Lines before the one containing "- 48 of the" are to be left out; that line and every line after it, through the last line below, are to be reproduced exactly.

========================================================================

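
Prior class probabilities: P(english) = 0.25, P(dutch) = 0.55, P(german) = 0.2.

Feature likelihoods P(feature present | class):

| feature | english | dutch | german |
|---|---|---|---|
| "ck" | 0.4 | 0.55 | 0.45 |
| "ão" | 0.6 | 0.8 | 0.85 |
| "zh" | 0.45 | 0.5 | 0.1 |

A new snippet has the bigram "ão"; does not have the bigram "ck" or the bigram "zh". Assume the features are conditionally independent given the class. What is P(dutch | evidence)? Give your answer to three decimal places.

0.426

english: 0.25 × (1−0.4) × 0.6 × (1−0.45) = 0.0495
dutch: 0.55 × (1−0.55) × 0.8 × (1−0.5) = 0.099
german: 0.2 × (1−0.45) × 0.85 × (1−0.1) = 0.08415
P(dutch | x) = 0.099 / 0.23265 ≈ 0.426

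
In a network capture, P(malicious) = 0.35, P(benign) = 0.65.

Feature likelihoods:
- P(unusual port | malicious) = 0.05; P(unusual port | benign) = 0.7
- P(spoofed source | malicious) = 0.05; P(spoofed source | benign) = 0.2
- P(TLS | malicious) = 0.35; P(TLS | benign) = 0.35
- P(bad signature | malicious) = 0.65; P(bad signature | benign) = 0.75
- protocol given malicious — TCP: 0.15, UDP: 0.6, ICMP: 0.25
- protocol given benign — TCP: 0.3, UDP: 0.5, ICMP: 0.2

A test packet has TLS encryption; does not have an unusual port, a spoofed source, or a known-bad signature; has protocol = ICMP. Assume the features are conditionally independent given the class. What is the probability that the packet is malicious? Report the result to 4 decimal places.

malicious: 0.35 × (1−0.05) × (1−0.05) × 0.35 × (1−0.65) × 0.25 = 0.009673671875
benign: 0.65 × (1−0.7) × (1−0.2) × 0.35 × (1−0.75) × 0.2 = 0.00273
P(malicious | x) = 0.009673671875 / 0.012403671875 ≈ 0.7799

0.7799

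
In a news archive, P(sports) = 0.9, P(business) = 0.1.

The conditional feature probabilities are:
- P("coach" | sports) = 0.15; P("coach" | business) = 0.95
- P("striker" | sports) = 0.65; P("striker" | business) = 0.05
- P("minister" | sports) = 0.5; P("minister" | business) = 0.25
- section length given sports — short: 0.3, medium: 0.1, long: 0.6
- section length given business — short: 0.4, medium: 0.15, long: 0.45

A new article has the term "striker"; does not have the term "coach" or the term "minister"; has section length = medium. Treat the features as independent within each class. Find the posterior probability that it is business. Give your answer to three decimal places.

0.001

sports: 0.9 × (1−0.15) × 0.65 × (1−0.5) × 0.1 = 0.0248625
business: 0.1 × (1−0.95) × 0.05 × (1−0.25) × 0.15 = 0.000028125
P(business | x) = 0.000028125 / 0.024890625 ≈ 0.001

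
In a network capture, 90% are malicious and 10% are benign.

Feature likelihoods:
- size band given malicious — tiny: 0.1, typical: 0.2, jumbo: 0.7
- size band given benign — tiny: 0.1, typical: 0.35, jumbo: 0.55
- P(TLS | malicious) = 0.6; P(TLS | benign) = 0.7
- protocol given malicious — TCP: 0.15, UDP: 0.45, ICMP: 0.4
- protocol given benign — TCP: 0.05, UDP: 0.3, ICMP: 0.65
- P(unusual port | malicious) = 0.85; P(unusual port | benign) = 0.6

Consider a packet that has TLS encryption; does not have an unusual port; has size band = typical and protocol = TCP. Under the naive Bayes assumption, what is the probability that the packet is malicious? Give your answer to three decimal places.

0.832

malicious: 0.9 × 0.2 × 0.6 × 0.15 × (1−0.85) = 0.00243
benign: 0.1 × 0.35 × 0.7 × 0.05 × (1−0.6) = 0.00049
P(malicious | x) = 0.00243 / 0.00292 ≈ 0.832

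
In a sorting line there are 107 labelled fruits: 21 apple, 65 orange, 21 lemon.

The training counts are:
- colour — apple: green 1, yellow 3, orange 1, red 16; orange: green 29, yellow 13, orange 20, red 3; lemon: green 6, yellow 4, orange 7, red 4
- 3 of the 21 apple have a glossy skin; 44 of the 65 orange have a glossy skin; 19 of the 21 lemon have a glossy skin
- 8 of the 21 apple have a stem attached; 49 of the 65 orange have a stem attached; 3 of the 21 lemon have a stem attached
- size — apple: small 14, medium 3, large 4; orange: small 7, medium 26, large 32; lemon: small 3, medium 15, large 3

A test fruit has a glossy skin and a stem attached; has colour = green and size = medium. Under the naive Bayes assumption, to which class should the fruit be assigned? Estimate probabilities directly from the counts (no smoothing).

orange

apple: (21/107) × (1/21) × (3/21) × (8/21) × (3/21) ≈ 0.0000726592
orange: (65/107) × (29/65) × (44/65) × (49/65) × (26/65) ≈ 0.0553218
lemon: (21/107) × (6/21) × (19/21) × (3/21) × (15/21) ≈ 0.00517697
Highest score → orange.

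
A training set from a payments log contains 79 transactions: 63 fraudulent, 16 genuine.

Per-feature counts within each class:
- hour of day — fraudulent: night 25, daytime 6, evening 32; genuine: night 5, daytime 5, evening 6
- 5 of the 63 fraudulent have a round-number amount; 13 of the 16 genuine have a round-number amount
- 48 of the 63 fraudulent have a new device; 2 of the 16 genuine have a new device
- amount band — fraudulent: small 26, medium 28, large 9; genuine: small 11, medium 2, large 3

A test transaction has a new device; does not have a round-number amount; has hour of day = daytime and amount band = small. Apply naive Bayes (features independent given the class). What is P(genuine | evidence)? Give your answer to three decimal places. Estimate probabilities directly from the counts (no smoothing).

0.044

fraudulent: (63/79) × (6/63) × (58/63) × (48/63) × (26/63) ≈ 0.0219859
genuine: (16/79) × (5/16) × (3/16) × (2/16) × (11/16) ≈ 0.00101983
P(genuine | x) = 0.00101983 / 0.02300573 ≈ 0.044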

========================================================================

• _Task solution_
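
- 48 of the 63 fraudulent have a new device; 2 of the 16 genuine have a new device
- amount band — fraudulent: small 26, medium 28, large 9; genuine: small 11, medium 2, large 3

A test transaction has a new device; does not have a round-number amount; has hour of day = daytime and amount band = small. Apply naive Bayes (features independent given the class). What is P(genuine | evidence)? Give your answer to three decimal places. Estimate probabilities directly from the counts (no smoothing).

0.044

fraudulent: (63/79) × (6/63) × (58/63) × (48/63) × (26/63) ≈ 0.0219859
genuine: (16/79) × (5/16) × (3/16) × (2/16) × (11/16) ≈ 0.00101983
P(genuine | x) = 0.00101983 / 0.02300573 ≈ 0.044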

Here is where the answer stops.